Restate all of the data below word for word.

^^^^^^^^^^^^^^^^

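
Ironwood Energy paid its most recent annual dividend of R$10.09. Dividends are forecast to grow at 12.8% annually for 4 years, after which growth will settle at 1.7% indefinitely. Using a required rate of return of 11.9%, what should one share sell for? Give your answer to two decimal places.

R$145.06

Two-stage DDM. Project D₁…D_4 at 0.128, terminal growth 0.017, discount at r = 0.119.
D_1 = 11.3815
D_2 = 12.8384
D_3 = 14.4817
D_4 = 16.3353
Terminal value at t=4: TV = D_5/(r−g) = 16.6130/(0.119−0.017) = 162.8727
P₀ = 11.3815/(1+0.119)^1 + 12.8384/(1+0.119)^2 + 14.4817/(1+0.119)^3 + 16.3353/(1+0.119)^4 + 162.8727/(1+0.119)^4 = 145.0571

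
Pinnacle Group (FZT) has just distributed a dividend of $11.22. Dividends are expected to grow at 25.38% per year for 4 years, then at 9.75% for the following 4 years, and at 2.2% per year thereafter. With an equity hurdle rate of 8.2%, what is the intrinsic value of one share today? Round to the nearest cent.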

^^^^^^^^^^^^^^^^

__SOLUTION TO THIS EXERCISE__
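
Ironwood Energy paid its most recent annual dividend of R$10.09. Dividends are forecast to grow at 12.8% annually for 4 years, after which growth will settle at 1.7% indefinitely. Using a required rate of return of 11.9%, what should one share sell for? Give your answer to two decimal places.

R$145.06

Two-stage DDM. Project D₁…D_4 at 0.128, terminal growth 0.017, discount at r = 0.119.
D_1 = 11.3815
D_2 = 12.8384
D_3 = 14.4817
D_4 = 16.3353
Terminal value at t=4: TV = D_5/(r−g) = 16.6130/(0.119−0.017) = 162.8727
P₀ = 11.3815/(1+0.119)^1 + 12.8384/(1+0.119)^2 + 14.4817/(1+0.119)^3 + 16.3353/(1+0.119)^4 + 162.8727/(1+0.119)^4 = 145.0571

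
Pinnacle Group (FZT) has just distributed a dividend of $11.22. Dividends are expected to grow at 25.38% per year for 4 years, then at 9.75% for the following 4 years, and at 2.2% per year thereafter. With an equity hurdle rate of 8.2%, what is the intrinsic value of one share today? Round to the nearest cent.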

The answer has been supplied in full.